Look through the records below for the line holding "Let M = 1/(9099". Write it out exactly, with each following line through the line holding "Answer: -1/369467 ≈ -2.7066e-6".

[Stored items]
=======
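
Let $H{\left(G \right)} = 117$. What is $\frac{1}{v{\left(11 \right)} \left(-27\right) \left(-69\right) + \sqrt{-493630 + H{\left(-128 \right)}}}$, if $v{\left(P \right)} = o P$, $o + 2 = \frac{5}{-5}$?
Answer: $- \frac{61479}{3780160954} - \frac{i \sqrt{493513}}{3780160954} \approx -1.6264 \cdot 10^{-5} - 1.8584 \cdot 10^{-7} i$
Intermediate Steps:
$o = -3$ ($o = -2 + \frac{5}{-5} = -2 + 5 \left(- \frac{1}{5}\right) = -2 - 1 = -3$)
$v{\left(P \right)} = - 3 P$
$\frac{1}{v{\left(11 \right)} \left(-27\right) \left(-69\right) + \sqrt{-493630 + H{\left(-128 \right)}}} = \frac{1}{\left(-3\right) 11 \left(-27\right) \left(-69\right) + \sqrt{-493630 + 117}} = \frac{1}{\left(-33\right) \left(-27\right) \left(-69\right) + \sqrt{-493513}} = \frac{1}{891 \left(-69\right) + i \sqrt{493513}} = \frac{1}{-61479 + i \sqrt{493513}}$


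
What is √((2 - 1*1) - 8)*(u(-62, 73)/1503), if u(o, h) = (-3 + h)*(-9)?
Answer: -70*I*√7/167 ≈ -1.109*I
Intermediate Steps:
u(o, h) = 27 - 9*h
√((2 - 1*1) - 8)*(u(-62, 73)/1503) = √((2 - 1*1) - 8)*((27 - 9*73)/1503) = √((2 - 1) - 8)*((27 - 657)*(1/1503)) = √(1 - 8)*(-630*1/1503) = √(-7)*(-70/167) = (I*√7)*(-70/167) = -70*I*√7/167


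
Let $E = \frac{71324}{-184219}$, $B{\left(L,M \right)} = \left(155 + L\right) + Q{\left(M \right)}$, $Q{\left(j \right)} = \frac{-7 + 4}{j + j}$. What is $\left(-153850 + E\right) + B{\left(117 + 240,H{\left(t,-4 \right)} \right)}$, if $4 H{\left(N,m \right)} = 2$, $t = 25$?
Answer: $- \frac{28248397003}{184219} \approx -1.5334 \cdot 10^{5}$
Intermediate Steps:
$Q{\left(j \right)} = - \frac{3}{2 j}$
$H{\left(N,m \right)} = \frac{1}{2}$ ($H{\left(N,m \right)} = \frac{1}{4} \cdot 2 = \frac{1}{2}$)
$B{\left(L,M \right)} = 155 + L - \frac{3}{2 M}$ ($B{\left(L,M \right)} = \left(155 + L\right) - \frac{3}{2 M} = 155 + L - \frac{3}{2 M}$)
$E = - \frac{71324}{184219}$ ($E = 71324 \left(- \frac{1}{184219}\right) = - \frac{71324}{184219} \approx -0.38717$)
$\left(-153850 + E\right) + B{\left(117 + 240,H{\left(t,-4 \right)} \right)} = \left(-153850 - \frac{71324}{184219}\right) + \left(155 + \left(117 + 240\right) - \frac{3 \frac{1}{\frac{1}{2}}}{2}\right) = - \frac{28342164474}{184219} + \left(155 + 357 - 3\right) = - \frac{28342164474}{184219} + 509 = - \frac{28248397003}{184219}$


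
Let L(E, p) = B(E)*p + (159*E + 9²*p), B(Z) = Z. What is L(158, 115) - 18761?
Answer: 33846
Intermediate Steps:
L(E, p) = 81*p + 159*E + E*p (L(E, p) = E*p + (159*E + 9²*p) = E*p + (159*E + 81*p) = E*p + (81*p + 159*E) = 81*p + 159*E + E*p)
L(158, 115) - 18761 = (81*115 + 159*158 + 158*115) - 18761 = (9315 + 25122 + 18170) - 18761 = 52607 - 18761 = 33846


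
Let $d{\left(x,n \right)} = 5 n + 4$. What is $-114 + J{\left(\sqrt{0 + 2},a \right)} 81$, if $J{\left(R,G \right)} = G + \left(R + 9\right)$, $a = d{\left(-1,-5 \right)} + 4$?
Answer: $-762 + 81 \sqrt{2} \approx -647.45$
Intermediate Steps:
$d{\left(x,n \right)} = 4 + 5 n$
$a = -17$ ($a = \left(4 + 5 \left(-5\right)\right) + 4 = \left(4 - 25\right) + 4 = -21 + 4 = -17$)
$J{\left(R,G \right)} = 9 + G + R$ ($J{\left(R,G \right)} = G + \left(9 + R\right) = 9 + G + R$)
$-114 + J{\left(\sqrt{0 + 2},a \right)} 81 = -114 + \left(9 - 17 + \sqrt{0 + 2}\right) 81 = -114 + \left(9 - 17 + \sqrt{2}\right) 81 = -114 + \left(-8 + \sqrt{2}\right) 81 = -114 - \left(648 - 81 \sqrt{2}\right) = -762 + 81 \sqrt{2}$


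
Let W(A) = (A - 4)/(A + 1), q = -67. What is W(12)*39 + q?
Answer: -43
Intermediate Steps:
W(A) = (-4 + A)/(1 + A)
W(12)*39 + q = ((-4 + 12)/(1 + 12))*39 - 67 = (8/13)*39 - 67 = 24 - 67 = -43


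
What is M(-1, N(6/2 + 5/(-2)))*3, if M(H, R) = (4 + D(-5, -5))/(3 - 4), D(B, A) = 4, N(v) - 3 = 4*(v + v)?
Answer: -24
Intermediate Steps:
N(v) = 3 + 8*v (N(v) = 3 + 4*(v + v) = 3 + 4*(2*v) = 3 + 8*v)
M(H, R) = -8 (M(H, R) = (4 + 4)/(3 - 4) = 8/(-1) = 8*(-1) = -8)
M(-1, N(6/2 + 5/(-2)))*3 = -8*3 = -24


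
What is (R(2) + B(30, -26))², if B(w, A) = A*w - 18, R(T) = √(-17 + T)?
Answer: (798 - I*√15)² ≈ 6.3679e+5 - 6181.0*I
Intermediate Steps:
B(w, A) = -18 + A*w
(R(2) + B(30, -26))² = (√(-17 + 2) + (-18 - 26*30))² = (√(-15) + (-18 - 780))² = (I*√15 - 798)² = (-798 + I*√15)²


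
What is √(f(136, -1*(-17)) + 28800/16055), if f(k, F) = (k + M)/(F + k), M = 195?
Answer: √627951083/12597 ≈ 1.9893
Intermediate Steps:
f(k, F) = (195 + k)/(F + k) (f(k, F) = (k + 195)/(F + k) = (195 + k)/(F + k))
√(f(136, -1*(-17)) + 28800/16055) = √((195 + 136)/(-1*(-17) + 136) + 28800/16055) = √(331/(17 + 136) + 28800*(1/16055)) = √(331/153 + 5760/3211) = √(1944121/491283) = √627951083/12597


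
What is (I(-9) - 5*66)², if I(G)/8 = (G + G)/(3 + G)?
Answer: 93636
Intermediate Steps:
I(G) = 16*G/(3 + G) (I(G) = 8*((G + G)/(3 + G)) = 8*((2*G)/(3 + G)) = 8*(2*G/(3 + G)) = 16*G/(3 + G))
(I(-9) - 5*66)² = (16*(-9)/(3 - 9) - 5*66)² = (16*(-9)/(-6) - 330)² = (16*(-9)*(-⅙) - 330)² = (24 - 330)² = (-306)² = 93636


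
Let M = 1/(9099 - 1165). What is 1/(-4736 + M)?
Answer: -7934/37575423 ≈ -0.00021115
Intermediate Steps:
M = 1/7934 ≈ 0.00012604
1/(-4736 + M) = 1/(-4736 + 1/7934) = 1/(-37575423/7934) = -7934/37575423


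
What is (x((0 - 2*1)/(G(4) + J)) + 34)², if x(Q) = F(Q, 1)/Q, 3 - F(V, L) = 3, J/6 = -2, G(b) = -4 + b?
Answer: 1156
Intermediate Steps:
J = -12 (J = 6*(-2) = -12)
F(V, L) = 0 (F(V, L) = 3 - 1*3 = 3 - 3 = 0)
x(Q) = 0 (x(Q) = 0/Q = 0)
(x((0 - 2*1)/(G(4) + J)) + 34)² = (0 + 34)² = 34² = 1156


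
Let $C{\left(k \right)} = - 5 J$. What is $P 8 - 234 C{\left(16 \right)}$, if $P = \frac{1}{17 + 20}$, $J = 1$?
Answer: $\frac{43298}{37} \approx 1170.2$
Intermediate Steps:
$P = \frac{1}{37} \approx 0.027027$
$C{\left(k \right)} = -5$ ($C{\left(k \right)} = \left(-5\right) 1 = -5$)
$P 8 - 234 C{\left(16 \right)} = \frac{1}{37} \cdot 8 - -1170 = \frac{8}{37} + 1170 = \frac{43298}{37}$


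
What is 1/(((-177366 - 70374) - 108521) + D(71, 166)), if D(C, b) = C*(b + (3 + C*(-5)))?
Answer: -1/369467 ≈ -2.7066e-6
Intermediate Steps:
D(C, b) = C*(3 + b - 5*C) (D(C, b) = C*(b + (3 - 5*C)) = C*(3 + b - 5*C))
1/(((-177366 - 70374) - 108521) + D(71, 166)) = 1/(((-177366 - 70374) - 108521) + 71*(3 + 166 - 5*71)) = 1/((-247740 - 108521) + 71*(3 + 166 - 355)) = 1/(-356261 + 71*(-186)) = 1/(-356261 - 13206) = 1/(-369467) = -1/369467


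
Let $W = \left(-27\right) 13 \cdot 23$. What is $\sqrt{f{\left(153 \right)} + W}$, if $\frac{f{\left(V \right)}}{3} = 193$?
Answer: $i \sqrt{7494} \approx 86.568 i$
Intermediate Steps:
$W = -8073$ ($W = \left(-351\right) 23 = -8073$)
$f{\left(V \right)} = 579$ ($f{\left(V \right)} = 3 \cdot 193 = 579$)
$\sqrt{f{\left(153 \right)} + W} = \sqrt{579 - 8073} = \sqrt{-7494} = i \sqrt{7494}$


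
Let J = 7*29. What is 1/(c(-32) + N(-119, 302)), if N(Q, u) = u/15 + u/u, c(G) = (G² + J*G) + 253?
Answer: -15/77968 ≈ -0.00019239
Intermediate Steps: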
=======
Response to the task:
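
Let M = 1/(9099 - 1165). What is 1/(-4736 + M)?
Answer: -7934/37575423 ≈ -0.00021115
Intermediate Steps:
M = 1/7934 ≈ 0.00012604
1/(-4736 + M) = 1/(-4736 + 1/7934) = 1/(-37575423/7934) = -7934/37575423


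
What is (x((0 - 2*1)/(G(4) + J)) + 34)², if x(Q) = F(Q, 1)/Q, 3 - F(V, L) = 3, J/6 = -2, G(b) = -4 + b?
Answer: 1156
Intermediate Steps:
J = -12 (J = 6*(-2) = -12)
F(V, L) = 0 (F(V, L) = 3 - 1*3 = 3 - 3 = 0)
x(Q) = 0 (x(Q) = 0/Q = 0)
(x((0 - 2*1)/(G(4) + J)) + 34)² = (0 + 34)² = 34² = 1156


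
Let $C{\left(k \right)} = - 5 J$. What is $P 8 - 234 C{\left(16 \right)}$, if $P = \frac{1}{17 + 20}$, $J = 1$?
Answer: $\frac{43298}{37} \approx 1170.2$
Intermediate Steps:
$P = \frac{1}{37} \approx 0.027027$
$C{\left(k \right)} = -5$ ($C{\left(k \right)} = \left(-5\right) 1 = -5$)
$P 8 - 234 C{\left(16 \right)} = \frac{1}{37} \cdot 8 - -1170 = \frac{8}{37} + 1170 = \frac{43298}{37}$


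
What is 1/(((-177366 - 70374) - 108521) + D(71, 166)), if D(C, b) = C*(b + (3 + C*(-5)))?
Answer: -1/369467 ≈ -2.7066e-6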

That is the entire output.